■ **Task objective**
Copy the entries exactly, through the "Let 6*M(a) +" line.

■ **Records shown**

++++++

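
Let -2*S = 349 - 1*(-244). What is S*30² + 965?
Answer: -265885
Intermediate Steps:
S = -593/2 (S = -(349 - 1*(-244))/2 = -(349 + 244)/2 = -½*593 = -593/2 ≈ -296.50)
S*30² + 965 = -593/2*30² + 965 = -593/2*900 + 965 = -266850 + 965 = -265885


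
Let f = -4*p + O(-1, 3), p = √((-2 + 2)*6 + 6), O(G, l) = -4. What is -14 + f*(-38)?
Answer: 138 + 152*√6 ≈ 510.32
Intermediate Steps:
p = √6 (p = √(0*6 + 6) = √(0 + 6) = √6 ≈ 2.4495)
f = -4 - 4*√6 (f = -4*√6 - 4 = -4 - 4*√6 ≈ -13.798)
-14 + f*(-38) = -14 + (-4 - 4*√6)*(-38) = -14 + (152 + 152*√6) = 138 + 152*√6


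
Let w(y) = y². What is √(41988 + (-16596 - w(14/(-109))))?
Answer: 2*√75420539/109 ≈ 159.35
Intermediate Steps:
√(41988 + (-16596 - w(14/(-109)))) = √(41988 + (-16596 - (14/(-109))²)) = √(41988 + (-16596 - (14*(-1/109))²)) = √(41988 + (-16596 - (-14/109)²)) = √(41988 + (-16596 - 1*196/11881)) = √(41988 + (-16596 - 196/11881)) = √(41988 - 197177272/11881) = √(301682156/11881) = 2*√75420539/109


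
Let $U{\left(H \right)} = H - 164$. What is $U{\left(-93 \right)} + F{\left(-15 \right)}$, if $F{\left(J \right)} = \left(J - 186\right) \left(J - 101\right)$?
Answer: $23059$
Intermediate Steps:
$U{\left(H \right)} = -164 + H$
$F{\left(J \right)} = \left(-186 + J\right) \left(-101 + J\right)$
$U{\left(-93 \right)} + F{\left(-15 \right)} = \left(-164 - 93\right) + \left(18786 + \left(-15\right)^{2} - -4305\right) = -257 + \left(18786 + 225 + 4305\right) = -257 + 23316 = 23059$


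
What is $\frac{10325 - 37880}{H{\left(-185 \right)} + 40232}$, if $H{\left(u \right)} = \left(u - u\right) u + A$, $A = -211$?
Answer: $- \frac{27555}{40021} \approx -0.68851$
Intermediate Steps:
$H{\left(u \right)} = -211$ ($H{\left(u \right)} = \left(u - u\right) u - 211 = 0 u - 211 = 0 - 211 = -211$)
$\frac{10325 - 37880}{H{\left(-185 \right)} + 40232} = \frac{10325 - 37880}{-211 + 40232} = - \frac{27555}{40021}$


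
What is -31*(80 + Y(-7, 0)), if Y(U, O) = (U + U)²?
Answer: -8556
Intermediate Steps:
Y(U, O) = 4*U² (Y(U, O) = (2*U)² = 4*U²)
-31*(80 + Y(-7, 0)) = -31*(80 + 4*(-7)²) = -31*(80 + 4*49) = -31*(80 + 196) = -31*276 = -8556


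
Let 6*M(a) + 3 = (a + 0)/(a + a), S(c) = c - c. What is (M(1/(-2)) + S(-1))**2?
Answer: 25/144 ≈ 0.17361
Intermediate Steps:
S(c) = 0
M(a) = -5/12 (M(a) = -1/2 + ((a + 0)/(a + a))/6 = -1/2 + (a/((2*a)))/6 = -1/2 + (a*(1/(2*a)))/6 = -1/2 + (1/6)*(1/2) = -1/2 + 1/12 = -5/12)
(M(1/(-2)) + S(-1))**2 = (-5/12 + 0)**2 = (-5/12)**2 = 25/144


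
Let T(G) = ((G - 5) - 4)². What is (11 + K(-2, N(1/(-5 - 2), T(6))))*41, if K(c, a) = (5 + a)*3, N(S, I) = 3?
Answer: 1435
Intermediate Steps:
T(G) = (-9 + G)² (T(G) = ((-5 + G) - 4)² = (-9 + G)²)
K(c, a) = 15 + 3*a
(11 + K(-2, N(1/(-5 - 2), T(6))))*41 = (11 + (15 + 3*3))*41 = (11 + (15 + 9))*41 = (11 + 24)*41 = 35*41 = 1435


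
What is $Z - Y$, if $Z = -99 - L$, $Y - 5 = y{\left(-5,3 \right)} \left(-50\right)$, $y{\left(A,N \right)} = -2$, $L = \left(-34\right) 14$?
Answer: $272$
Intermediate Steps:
$L = -476$
$Y = 105$ ($Y = 5 - -100 = 5 + 100 = 105$)
$Z = 377$ ($Z = -99 - -476 = -99 + 476 = 377$)
$Z - Y = 377 - 105 = 272$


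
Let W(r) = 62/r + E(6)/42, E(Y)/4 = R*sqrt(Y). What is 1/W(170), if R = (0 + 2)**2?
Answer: -387345/783533 + 404600*sqrt(6)/783533 ≈ 0.77051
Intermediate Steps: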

++++++

■ **Response to this exercise**
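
Let -2*S = 349 - 1*(-244). What is S*30² + 965?
Answer: -265885
Intermediate Steps:
S = -593/2 (S = -(349 - 1*(-244))/2 = -(349 + 244)/2 = -½*593 = -593/2 ≈ -296.50)
S*30² + 965 = -593/2*30² + 965 = -593/2*900 + 965 = -266850 + 965 = -265885


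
Let f = -4*p + O(-1, 3), p = √((-2 + 2)*6 + 6), O(G, l) = -4. What is -14 + f*(-38)?
Answer: 138 + 152*√6 ≈ 510.32
Intermediate Steps:
p = √6 (p = √(0*6 + 6) = √(0 + 6) = √6 ≈ 2.4495)
f = -4 - 4*√6 (f = -4*√6 - 4 = -4 - 4*√6 ≈ -13.798)
-14 + f*(-38) = -14 + (-4 - 4*√6)*(-38) = -14 + (152 + 152*√6) = 138 + 152*√6


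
Let w(y) = y². What is √(41988 + (-16596 - w(14/(-109))))?
Answer: 2*√75420539/109 ≈ 159.35
Intermediate Steps:
√(41988 + (-16596 - w(14/(-109)))) = √(41988 + (-16596 - (14/(-109))²)) = √(41988 + (-16596 - (14*(-1/109))²)) = √(41988 + (-16596 - (-14/109)²)) = √(41988 + (-16596 - 1*196/11881)) = √(41988 + (-16596 - 196/11881)) = √(41988 - 197177272/11881) = √(301682156/11881) = 2*√75420539/109


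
Let $U{\left(H \right)} = H - 164$. What is $U{\left(-93 \right)} + F{\left(-15 \right)}$, if $F{\left(J \right)} = \left(J - 186\right) \left(J - 101\right)$?
Answer: $23059$
Intermediate Steps:
$U{\left(H \right)} = -164 + H$
$F{\left(J \right)} = \left(-186 + J\right) \left(-101 + J\right)$
$U{\left(-93 \right)} + F{\left(-15 \right)} = \left(-164 - 93\right) + \left(18786 + \left(-15\right)^{2} - -4305\right) = -257 + \left(18786 + 225 + 4305\right) = -257 + 23316 = 23059$


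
What is $\frac{10325 - 37880}{H{\left(-185 \right)} + 40232}$, if $H{\left(u \right)} = \left(u - u\right) u + A$, $A = -211$?
Answer: $- \frac{27555}{40021} \approx -0.68851$
Intermediate Steps:
$H{\left(u \right)} = -211$ ($H{\left(u \right)} = \left(u - u\right) u - 211 = 0 u - 211 = 0 - 211 = -211$)
$\frac{10325 - 37880}{H{\left(-185 \right)} + 40232} = \frac{10325 - 37880}{-211 + 40232} = - \frac{27555}{40021}$


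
What is -31*(80 + Y(-7, 0)), if Y(U, O) = (U + U)²?
Answer: -8556
Intermediate Steps:
Y(U, O) = 4*U² (Y(U, O) = (2*U)² = 4*U²)
-31*(80 + Y(-7, 0)) = -31*(80 + 4*(-7)²) = -31*(80 + 4*49) = -31*(80 + 196) = -31*276 = -8556


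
Let 6*M(a) + 3 = (a + 0)/(a + a), S(c) = c - c. What is (M(1/(-2)) + S(-1))**2?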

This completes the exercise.